= Study material =
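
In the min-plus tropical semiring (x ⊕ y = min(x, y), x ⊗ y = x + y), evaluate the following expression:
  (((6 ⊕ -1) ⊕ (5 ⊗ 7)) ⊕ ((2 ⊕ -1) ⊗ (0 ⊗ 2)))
(((6 ⊕ -1) ⊕ (5 ⊗ 7)) ⊕ ((2 ⊕ -1) ⊗ (0 ⊗ 2))) = -1

Expand innermost to outermost. Recall ⊕ takes the minimum of its arguments and ⊗ takes their sum. Working out the expression (((6 ⊕ -1) ⊕ (5 ⊗ 7)) ⊕ ((2 ⊕ -1) ⊗ (0 ⊗ 2))) gives -1.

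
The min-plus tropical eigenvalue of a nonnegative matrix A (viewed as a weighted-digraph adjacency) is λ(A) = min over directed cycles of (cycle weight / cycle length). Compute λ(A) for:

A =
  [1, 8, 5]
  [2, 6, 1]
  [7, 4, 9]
λ(A) = 1

Enumerate directed cycles and compute their means (weight / length). Sample:
  cycle 0 → 0: weight = 1, length = 1, mean = 1/1 ≈ 1.000
  cycle 1 → 1: weight = 6, length = 1, mean = 6/1 ≈ 6.000
  cycle 2 → 2: weight = 9, length = 1, mean = 9/1 ≈ 9.000
  cycle 0 → 1 → 0: weight = 10, length = 2, mean = 10/2 ≈ 5.000
  cycle 0 → 2 → 0: weight = 12, length = 2, mean = 12/2 ≈ 6.000
  cycle 1 → 0 → 1: weight = 10, length = 2, mean = 10/2 ≈ 5.000
Minimum mean = 1.000, attained e.g. along the cycle 0 → 0 with weight 1 and length 1. So λ(A) = 1/1 = 1.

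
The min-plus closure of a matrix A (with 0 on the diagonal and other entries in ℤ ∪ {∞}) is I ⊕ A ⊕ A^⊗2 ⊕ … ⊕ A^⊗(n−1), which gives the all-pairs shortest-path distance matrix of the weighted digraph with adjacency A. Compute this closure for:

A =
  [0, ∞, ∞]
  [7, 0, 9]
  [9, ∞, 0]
Closure =
  [0, ∞, ∞]
  [7, 0, 9]
  [9, ∞, 0]

This is the Floyd-Warshall all-pairs shortest-path computation. For each intermediate vertex k = 0, 1, …, 2, update dist[i][j] ← min(dist[i][j], dist[i][k] + dist[k][j]). The final matrix gives, for each (i, j), the minimum total weight of any directed path from i to j (possibly empty when i = j).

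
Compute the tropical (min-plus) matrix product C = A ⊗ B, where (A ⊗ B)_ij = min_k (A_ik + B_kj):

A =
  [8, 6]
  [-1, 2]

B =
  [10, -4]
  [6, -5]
A ⊗ B =
  [12, 1]
  [8, -5]

Apply the min-plus product entry-by-entry:
  C[0][0] = min over k of (A[0][0] + B[0][0] = 8 + 10 = 18, A[0][1] + B[1][0] = 6 + 6 = 12) = 12 (attained at k = 1)
  C[0][1] = min over k of (A[0][0] + B[0][1] = 8 + -4 = 4, A[0][1] + B[1][1] = 6 + -5 = 1) = 1 (attained at k = 1)
  C[1][0] = min over k of (A[1][0] + B[0][0] = -1 + 10 = 9, A[1][1] + B[1][0] = 2 + 6 = 8) = 8 (attained at k = 1)
  C[1][1] = min over k of (A[1][0] + B[0][1] = -1 + -4 = -5, A[1][1] + B[1][1] = 2 + -5 = -3) = -5 (attained at k = 0)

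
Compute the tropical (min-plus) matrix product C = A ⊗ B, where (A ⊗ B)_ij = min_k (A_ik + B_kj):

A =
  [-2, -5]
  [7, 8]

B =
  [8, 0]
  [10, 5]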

= Try it =
Where in the entries above does the word "adjacency" appear? Copy each line that has it.

= Result =
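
The min-plus tropical eigenvalue of a nonnegative matrix A (viewed as a weighted-digraph adjacency) is λ(A) = min over directed cycles of (cycle weight / cycle length). Compute λ(A) for:
The min-plus closure of a matrix A (with 0 on the diagonal and other entries in ℤ ∪ {∞}) is I ⊕ A ⊕ A^⊗2 ⊕ … ⊕ A^⊗(n−1), which gives the all-pairs shortest-path distance matrix of the weighted digraph with adjacency A. Compute this closure for: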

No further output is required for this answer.